***** Extracted records

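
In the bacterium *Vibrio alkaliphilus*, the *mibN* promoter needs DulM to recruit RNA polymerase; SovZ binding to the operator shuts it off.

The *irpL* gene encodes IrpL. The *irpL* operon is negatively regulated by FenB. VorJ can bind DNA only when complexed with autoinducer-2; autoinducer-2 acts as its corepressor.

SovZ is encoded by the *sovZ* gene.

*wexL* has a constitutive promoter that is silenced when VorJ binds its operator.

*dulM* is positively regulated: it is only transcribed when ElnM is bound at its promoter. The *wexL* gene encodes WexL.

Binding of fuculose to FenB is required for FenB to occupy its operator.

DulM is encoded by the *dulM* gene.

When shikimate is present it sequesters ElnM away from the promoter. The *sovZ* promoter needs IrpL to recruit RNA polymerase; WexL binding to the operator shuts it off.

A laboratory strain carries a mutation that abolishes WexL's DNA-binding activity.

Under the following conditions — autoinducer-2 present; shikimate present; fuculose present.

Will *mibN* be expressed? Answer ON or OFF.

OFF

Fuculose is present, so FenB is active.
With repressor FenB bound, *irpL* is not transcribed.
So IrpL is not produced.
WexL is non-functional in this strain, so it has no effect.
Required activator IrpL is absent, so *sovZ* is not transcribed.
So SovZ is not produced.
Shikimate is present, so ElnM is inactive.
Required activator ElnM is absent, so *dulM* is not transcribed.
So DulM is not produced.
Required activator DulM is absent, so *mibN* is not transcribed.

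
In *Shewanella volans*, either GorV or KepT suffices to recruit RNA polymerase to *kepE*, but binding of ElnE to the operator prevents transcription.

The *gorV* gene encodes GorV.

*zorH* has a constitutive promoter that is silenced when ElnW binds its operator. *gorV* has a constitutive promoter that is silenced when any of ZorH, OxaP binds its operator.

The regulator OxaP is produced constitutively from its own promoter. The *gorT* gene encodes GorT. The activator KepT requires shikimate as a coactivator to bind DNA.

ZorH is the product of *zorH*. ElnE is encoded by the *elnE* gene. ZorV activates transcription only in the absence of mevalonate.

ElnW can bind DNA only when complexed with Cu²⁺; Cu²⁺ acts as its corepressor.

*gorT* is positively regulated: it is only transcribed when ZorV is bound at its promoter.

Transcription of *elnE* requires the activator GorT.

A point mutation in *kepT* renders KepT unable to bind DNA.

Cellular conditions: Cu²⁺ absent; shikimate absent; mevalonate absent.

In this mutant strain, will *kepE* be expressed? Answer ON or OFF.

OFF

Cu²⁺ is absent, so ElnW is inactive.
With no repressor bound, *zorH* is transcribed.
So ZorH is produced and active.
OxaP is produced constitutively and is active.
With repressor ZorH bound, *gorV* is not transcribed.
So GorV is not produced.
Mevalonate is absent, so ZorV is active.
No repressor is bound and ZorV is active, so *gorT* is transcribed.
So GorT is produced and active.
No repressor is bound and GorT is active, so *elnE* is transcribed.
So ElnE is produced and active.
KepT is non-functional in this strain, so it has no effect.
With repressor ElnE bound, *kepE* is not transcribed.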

**********
***** Extracted records

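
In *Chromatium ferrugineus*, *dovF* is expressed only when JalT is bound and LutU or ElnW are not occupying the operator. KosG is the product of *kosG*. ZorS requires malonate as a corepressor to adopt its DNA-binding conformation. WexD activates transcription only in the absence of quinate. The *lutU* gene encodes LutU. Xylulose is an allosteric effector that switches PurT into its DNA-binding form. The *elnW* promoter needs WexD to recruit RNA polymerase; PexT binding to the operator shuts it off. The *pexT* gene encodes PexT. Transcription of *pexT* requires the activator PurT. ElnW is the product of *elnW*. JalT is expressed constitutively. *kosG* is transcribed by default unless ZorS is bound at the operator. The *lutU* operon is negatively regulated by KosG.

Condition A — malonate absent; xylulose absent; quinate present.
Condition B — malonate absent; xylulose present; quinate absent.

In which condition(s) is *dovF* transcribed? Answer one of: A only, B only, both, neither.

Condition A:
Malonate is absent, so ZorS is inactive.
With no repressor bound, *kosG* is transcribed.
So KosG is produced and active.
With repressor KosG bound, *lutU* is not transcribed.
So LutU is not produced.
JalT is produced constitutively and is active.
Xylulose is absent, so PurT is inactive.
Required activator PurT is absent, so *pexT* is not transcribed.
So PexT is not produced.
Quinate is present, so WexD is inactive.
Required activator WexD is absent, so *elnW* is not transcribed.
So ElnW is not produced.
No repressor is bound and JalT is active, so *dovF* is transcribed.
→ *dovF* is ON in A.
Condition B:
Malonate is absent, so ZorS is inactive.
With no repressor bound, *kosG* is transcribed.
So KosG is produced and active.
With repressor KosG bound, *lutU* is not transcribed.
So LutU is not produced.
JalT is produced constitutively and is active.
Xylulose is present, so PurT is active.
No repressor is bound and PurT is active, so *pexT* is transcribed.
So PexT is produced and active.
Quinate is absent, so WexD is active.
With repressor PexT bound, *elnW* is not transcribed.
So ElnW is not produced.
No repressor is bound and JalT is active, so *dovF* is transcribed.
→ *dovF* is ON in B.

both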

**********

Using the listing above, return word for word each line from the one that has "ZorV is bound at its promoter." through the one that has "Cellular conditions: Cu²⁺", and no line outside that range.

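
*gorT* is positively regulated: it is only transcribed when ZorV is bound at its promoter.

Transcription of *elnE* requires the activator GorT.

A point mutation in *kepT* renders KepT unable to bind DNA.

Cellular conditions: Cu²⁺ absent; shikimate absent; mevalonate absent.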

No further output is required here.